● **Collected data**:
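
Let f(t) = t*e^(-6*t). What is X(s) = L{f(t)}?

X(s) = (s + 6)^(-2)

L{e^(-6t)} = 1/(s + 6).
Then apply L{t·g(t)} = -d/ds[G(s)] with G(s) = 1/(s + 6):
differentiating 1 time and applying the sign gives (s + 6)^(-2).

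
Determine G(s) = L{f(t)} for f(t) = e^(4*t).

L{1} = 1/s.
By the first shifting theorem, multiplying by e^(4t) replaces s with s - 4.

G(s) = 1/(s - 4)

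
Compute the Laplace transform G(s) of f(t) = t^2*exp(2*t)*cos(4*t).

G(s) = 2*(s - 2)*(s^2 - 4*s - 44)/(s^2 - 4*s + 20)^3

L{cos(4t)} = s/(s^2 + 16).
Multiplying by e^(2t) shifts s → s - 2, so L{exp(2*t)*cos(4*t)} = (s - 2)/((s - 2)^2 + 16).
Then apply L{t^2·g(t)} = (-1)^2 d^2/ds^2[H(s)] with H(s) = (s - 2)/((s - 2)^2 + 16):
differentiating 2 times and applying the sign gives 2*(s - 2)*(s^2 - 4*s - 44)/(s^2 - 4*s + 20)^3.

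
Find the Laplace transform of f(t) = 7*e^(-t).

L{7} = 7/s.
By the first shifting theorem, multiplying by e^(-t) replaces s with s + 1.

7/(s + 1)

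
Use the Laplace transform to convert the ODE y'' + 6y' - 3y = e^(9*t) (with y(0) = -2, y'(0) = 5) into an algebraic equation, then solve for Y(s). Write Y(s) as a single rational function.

Transform both sides with L{·}.
Using L{y''} = s^2 Y - s·y(0) - y'(0) and L{y'} = sY - y(0), with y(0) = -2, y'(0) = 5, the left side becomes (s^2 + 6*s - 3)Y - (-2*s - 7).
The right side is L{e^(9*t)} = 1/(s - 9).
So (s^2 + 6*s - 3)Y = 1/(s - 9) + (-2*s - 7).
Isolate Y and clear denominators.

Y(s) = (-2*s^2 + 11*s + 64)/(s^3 - 3*s^2 - 57*s + 27)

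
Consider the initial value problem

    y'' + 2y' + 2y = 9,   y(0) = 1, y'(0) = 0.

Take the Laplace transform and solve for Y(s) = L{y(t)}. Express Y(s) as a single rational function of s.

Y(s) = (s^2 + 2*s + 9)/(s^3 + 2*s^2 + 2*s)

Laplace-transform each side.
Using L{y''} = s^2 Y - s·y(0) - y'(0) and L{y'} = sY - y(0), with y(0) = 1, y'(0) = 0, the left side becomes (s^2 + 2*s + 2)Y - (s + 2).
The right side is L{9} = 9/s.
So (s^2 + 2*s + 2)Y = 9/s + (s + 2).
Solve for Y(s) and write it as one ratio of polynomials.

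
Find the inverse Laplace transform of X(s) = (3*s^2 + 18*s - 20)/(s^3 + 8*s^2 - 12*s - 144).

Factor the denominator: s^3 + 8*s^2 - 12*s - 144 = (s - 4)*(s + 6)^2.
Partial fraction decomposition gives [2/(s + 6)] + [2/(s + 6)^2] + [1/(s - 4)].
Invert each term: 2/(s + 6) ↔ 2e^(-6t); 2/(s + 6)^2 ↔ 2t·e^(-6t); 1/(s - 4) ↔ e^(4t).

2*t*exp(-6*t) + exp(4*t) + 2*exp(-6*t)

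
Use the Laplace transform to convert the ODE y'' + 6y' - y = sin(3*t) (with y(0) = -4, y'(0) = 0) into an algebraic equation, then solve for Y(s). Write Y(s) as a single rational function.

Take the Laplace transform of both sides.
Using L{y''} = s^2 Y - s·y(0) - y'(0) and L{y'} = sY - y(0), with y(0) = -4, y'(0) = 0, the left side becomes (s^2 + 6*s - 1)Y - (-4*s - 24).
The right side is L{sin(3*t)} = 3/(s^2 + 9).
So (s^2 + 6*s - 1)Y = 3/(s^2 + 9) + (-4*s - 24).
Isolate Y and clear denominators.

Y(s) = (-4*s^3 - 24*s^2 - 36*s - 213)/(s^4 + 6*s^3 + 8*s^2 + 54*s - 9)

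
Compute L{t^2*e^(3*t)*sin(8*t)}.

L{sin(8t)} = 8/(s^2 + 64).
Multiplying by e^(3t) shifts s → s - 3, so L{e^(3*t)*sin(8*t)} = 8/((s - 3)^2 + 64).
Then apply L{t^2·g(t)} = (-1)^2 d^2/ds^2[G(s)] with G(s) = 8/((s - 3)^2 + 64):
differentiating 2 times and applying the sign gives 16*(3*s^2 - 18*s - 37)/(s^2 - 6*s + 73)^3.

16*(3*s^2 - 18*s - 37)/(s^2 - 6*s + 73)^3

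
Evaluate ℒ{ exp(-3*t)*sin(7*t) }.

7/((s + 3)^2 + 49)

L{sin(7t)} = 7/(s^2 + 49).
By the first shifting theorem, multiplying by e^(-3t) replaces s with s + 3.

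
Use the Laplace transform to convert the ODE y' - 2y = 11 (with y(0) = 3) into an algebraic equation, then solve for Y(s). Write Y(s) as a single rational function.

Take the Laplace transform of both sides.
With L{y'} = sY - y(0) = sY - 3: the LHS transforms to (s - 2)Y - (3).
The right side is L{11} = 11/s.
So (s - 2)Y = 11/s + (3).
Solve for Y(s) and write it as one ratio of polynomials.

Y(s) = (3*s + 11)/(s^2 - 2*s)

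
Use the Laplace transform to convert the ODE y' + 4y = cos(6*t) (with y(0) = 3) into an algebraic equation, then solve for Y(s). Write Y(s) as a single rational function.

Y(s) = (3*s^2 + s + 108)/(s^3 + 4*s^2 + 36*s + 144)

Apply the Laplace transform to the equation.
With L{y'} = sY - y(0) = sY - 3: the LHS transforms to (s + 4)Y - (3).
The right side is L{cos(6*t)} = s/(s^2 + 36).
So (s + 4)Y = s/(s^2 + 36) + (3).
Divide through and combine into a single rational function.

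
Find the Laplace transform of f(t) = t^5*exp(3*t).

120/(s - 3)^6

L{t^5} = 5!/s^6 = 120/s^6.
By the first shifting theorem, multiplying by e^(3t) replaces s with s - 3.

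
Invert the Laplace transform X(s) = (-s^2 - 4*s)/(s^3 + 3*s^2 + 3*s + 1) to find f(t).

Factor the denominator: s^3 + 3*s^2 + 3*s + 1 = (s + 1)^3.
Partial fraction decomposition gives [-1/(s + 1)] + [-2/(s + 1)^2] + [3/(s + 1)^3].
Invert each term: -1/(s + 1) ↔ -e^(-t); -2/(s + 1)^2 ↔ -2t·e^(-t); 3/(s + 1)^3 ↔ (3/2)t^2·e^(-t).

f(t) = 3*t^2*exp(-t)/2 - 2*t*exp(-t) - exp(-t)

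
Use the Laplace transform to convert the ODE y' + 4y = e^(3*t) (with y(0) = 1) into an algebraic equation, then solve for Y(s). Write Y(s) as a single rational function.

Y(s) = (s - 2)/(s^2 + s - 12)

Transform both sides with L{·}.
The derivative rules (L{y'} = sY - y(0) = sY - 1) turn the left side into (s + 4)Y - (1).
The right side is L{e^(3*t)} = 1/(s - 3).
So (s + 4)Y = 1/(s - 3) + (1).
Divide through and combine into a single rational function.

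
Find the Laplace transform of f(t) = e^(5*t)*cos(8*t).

(s - 5)/((s - 5)^2 + 64)

L{cos(8t)} = s/(s^2 + 64).
By the first shifting theorem, multiplying by e^(5t) replaces s with s - 5.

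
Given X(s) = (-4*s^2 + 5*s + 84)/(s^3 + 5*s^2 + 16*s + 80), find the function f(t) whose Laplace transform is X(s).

Factor the denominator: s^3 + 5*s^2 + 16*s + 80 = (s + 5)*(s^2 + 16).
Partial fraction decomposition gives [-1/(s + 5)] + [-3*s/(s^2 + 16)] + [20/(s^2 + 16)].
Invert each term: -1/(s + 5) ↔ -e^(-5t); -3·s/(s^2 + 16) ↔ -3cos(4t); 5·4/(s^2 + 16) ↔ 5sin(4t).

f(t) = 5*sin(4*t) - 3*cos(4*t) - exp(-5*t)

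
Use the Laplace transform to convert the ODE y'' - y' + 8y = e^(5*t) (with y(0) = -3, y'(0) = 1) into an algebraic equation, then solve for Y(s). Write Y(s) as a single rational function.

Transform both sides with L{·}.
Using L{y''} = s^2 Y - s·y(0) - y'(0) and L{y'} = sY - y(0), with y(0) = -3, y'(0) = 1, the left side becomes (s^2 - s + 8)Y - (-3*s + 4).
The right side is L{e^(5*t)} = 1/(s - 5).
So (s^2 - s + 8)Y = 1/(s - 5) + (-3*s + 4).
Divide through and combine into a single rational function.

Y(s) = (-3*s^2 + 19*s - 19)/(s^3 - 6*s^2 + 13*s - 40)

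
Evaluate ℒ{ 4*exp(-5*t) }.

L{4} = 4/s.
By the first shifting theorem, multiplying by e^(-5t) replaces s with s + 5.

4/(s + 5)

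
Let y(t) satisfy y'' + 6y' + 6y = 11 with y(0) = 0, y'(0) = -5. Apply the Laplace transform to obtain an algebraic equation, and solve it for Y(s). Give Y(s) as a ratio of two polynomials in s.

Y(s) = (-5*s + 11)/(s^3 + 6*s^2 + 6*s)

Transform both sides with L{·}.
With L{y''} = s^2 Y - s·y(0) - y'(0) and L{y'} = sY - y(0), with y(0) = 0, y'(0) = -5: the LHS transforms to (s^2 + 6*s + 6)Y - (-5).
The right side is L{11} = 11/s.
So (s^2 + 6*s + 6)Y = 11/s + (-5).
Divide through and combine into a single rational function.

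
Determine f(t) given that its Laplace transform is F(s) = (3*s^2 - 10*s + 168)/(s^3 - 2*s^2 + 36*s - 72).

Factor the denominator: s^3 - 2*s^2 + 36*s - 72 = (s - 2)*(s^2 + 36).
Partial fraction decomposition gives [4/(s - 2)] + [-s/(s^2 + 36)] + [-12/(s^2 + 36)].
Invert each term: 4/(s - 2) ↔ 4e^(2t); -1·s/(s^2 + 36) ↔ -cos(6t); -2·6/(s^2 + 36) ↔ -2sin(6t).

f(t) = 4*exp(2*t) - 2*sin(6*t) - cos(6*t)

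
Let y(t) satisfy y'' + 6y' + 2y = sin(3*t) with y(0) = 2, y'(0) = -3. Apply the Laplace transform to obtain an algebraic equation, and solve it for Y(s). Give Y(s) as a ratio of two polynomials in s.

Y(s) = (2*s^3 + 9*s^2 + 18*s + 84)/(s^4 + 6*s^3 + 11*s^2 + 54*s + 18)

Take the Laplace transform of both sides.
Using L{y''} = s^2 Y - s·y(0) - y'(0) and L{y'} = sY - y(0), with y(0) = 2, y'(0) = -3, the left side becomes (s^2 + 6*s + 2)Y - (2*s + 9).
The right side is L{sin(3*t)} = 3/(s^2 + 9).
So (s^2 + 6*s + 2)Y = 3/(s^2 + 9) + (2*s + 9).
Solve for Y(s) and write it as one ratio of polynomials.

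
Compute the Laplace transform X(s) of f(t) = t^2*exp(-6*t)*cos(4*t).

X(s) = 2*(s + 6)*(s^2 + 12*s - 12)/(s^2 + 12*s + 52)^3

L{cos(4t)} = s/(s^2 + 16).
Multiplying by e^(-6t) shifts s → s + 6, so L{exp(-6*t)*cos(4*t)} = (s + 6)/((s + 6)^2 + 16).
Then apply L{t^2·g(t)} = (-1)^2 d^2/ds^2[G(s)] with G(s) = (s + 6)/((s + 6)^2 + 16):
differentiating 2 times and applying the sign gives 2*(s + 6)*(s^2 + 12*s - 12)/(s^2 + 12*s + 52)^3.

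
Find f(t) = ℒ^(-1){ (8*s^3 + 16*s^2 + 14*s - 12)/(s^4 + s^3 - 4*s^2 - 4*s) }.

Factor the denominator: s^4 + s^3 - 4*s^2 - 4*s = s*(s - 2)*(s + 1)*(s + 2).
Partial fraction decomposition gives [5/(s + 2)] + [6/(s - 2)] + [3/s] + [-6/(s + 1)].
Invert each term: 5/(s + 2) ↔ 5e^(-2t); 6/(s - 2) ↔ 6e^(2t); 3/(s - 0) ↔ 3e^(0t); -6/(s + 1) ↔ -6e^(-t).

f(t) = 6*exp(2*t) + 3 - 6*exp(-t) + 5*exp(-2*t)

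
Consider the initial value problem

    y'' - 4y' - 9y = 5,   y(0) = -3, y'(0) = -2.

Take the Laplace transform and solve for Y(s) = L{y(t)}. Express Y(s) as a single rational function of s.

Apply the Laplace transform to the equation.
The derivative rules (L{y''} = s^2 Y - s·y(0) - y'(0) and L{y'} = sY - y(0), with y(0) = -3, y'(0) = -2) turn the left side into (s^2 - 4*s - 9)Y - (-3*s + 10).
The right side is L{5} = 5/s.
So (s^2 - 4*s - 9)Y = 5/s + (-3*s + 10).
Isolate Y and clear denominators.

Y(s) = (-3*s^2 + 10*s + 5)/(s^3 - 4*s^2 - 9*s)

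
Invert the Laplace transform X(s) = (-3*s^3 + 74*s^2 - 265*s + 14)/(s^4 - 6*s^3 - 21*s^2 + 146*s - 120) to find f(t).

f(t) = 4*exp(6*t) + exp(4*t) - 2*exp(t) - 6*exp(-5*t)

Factor the denominator: s^4 - 6*s^3 - 21*s^2 + 146*s - 120 = (s - 6)*(s - 4)*(s - 1)*(s + 5).
Partial fraction decomposition gives [4/(s - 6)] + [-6/(s + 5)] + [1/(s - 4)] + [-2/(s - 1)].
Invert each term: 4/(s - 6) ↔ 4e^(6t); -6/(s + 5) ↔ -6e^(-5t); 1/(s - 4) ↔ e^(4t); -2/(s - 1) ↔ -2e^(t).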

● **Task statement**: Write out, from the lines above, only those from the line with "Determine f(t) given" to the line with "y'' - 4y' - 9y", exactly as given, including the first and the last.

● **Result below**:
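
Determine f(t) given that its Laplace transform is F(s) = (3*s^2 - 10*s + 168)/(s^3 - 2*s^2 + 36*s - 72).

Factor the denominator: s^3 - 2*s^2 + 36*s - 72 = (s - 2)*(s^2 + 36).
Partial fraction decomposition gives [4/(s - 2)] + [-s/(s^2 + 36)] + [-12/(s^2 + 36)].
Invert each term: 4/(s - 2) ↔ 4e^(2t); -1·s/(s^2 + 36) ↔ -cos(6t); -2·6/(s^2 + 36) ↔ -2sin(6t).

f(t) = 4*exp(2*t) - 2*sin(6*t) - cos(6*t)

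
Let y(t) satisfy y'' + 6y' + 2y = sin(3*t) with y(0) = 2, y'(0) = -3. Apply the Laplace transform to obtain an algebraic equation, and solve it for Y(s). Give Y(s) as a ratio of two polynomials in s.

Y(s) = (2*s^3 + 9*s^2 + 18*s + 84)/(s^4 + 6*s^3 + 11*s^2 + 54*s + 18)

Take the Laplace transform of both sides.
Using L{y''} = s^2 Y - s·y(0) - y'(0) and L{y'} = sY - y(0), with y(0) = 2, y'(0) = -3, the left side becomes (s^2 + 6*s + 2)Y - (2*s + 9).
The right side is L{sin(3*t)} = 3/(s^2 + 9).
So (s^2 + 6*s + 2)Y = 3/(s^2 + 9) + (2*s + 9).
Solve for Y(s) and write it as one ratio of polynomials.

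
Compute the Laplace transform X(s) of f(t) = t^2*exp(-6*t)*cos(4*t).

X(s) = 2*(s + 6)*(s^2 + 12*s - 12)/(s^2 + 12*s + 52)^3

L{cos(4t)} = s/(s^2 + 16).
Multiplying by e^(-6t) shifts s → s + 6, so L{exp(-6*t)*cos(4*t)} = (s + 6)/((s + 6)^2 + 16).
Then apply L{t^2·g(t)} = (-1)^2 d^2/ds^2[G(s)] with G(s) = (s + 6)/((s + 6)^2 + 16):
differentiating 2 times and applying the sign gives 2*(s + 6)*(s^2 + 12*s - 12)/(s^2 + 12*s + 52)^3.

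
Find f(t) = ℒ^(-1){ (8*s^3 + 16*s^2 + 14*s - 12)/(s^4 + s^3 - 4*s^2 - 4*s) }.

Factor the denominator: s^4 + s^3 - 4*s^2 - 4*s = s*(s - 2)*(s + 1)*(s + 2).
Partial fraction decomposition gives [5/(s + 2)] + [6/(s - 2)] + [3/s] + [-6/(s + 1)].
Invert each term: 5/(s + 2) ↔ 5e^(-2t); 6/(s - 2) ↔ 6e^(2t); 3/(s - 0) ↔ 3e^(0t); -6/(s + 1) ↔ -6e^(-t).

f(t) = 6*exp(2*t) + 3 - 6*exp(-t) + 5*exp(-2*t)

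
Consider the initial value problem

    y'' - 4y' - 9y = 5,   y(0) = -3, y'(0) = -2.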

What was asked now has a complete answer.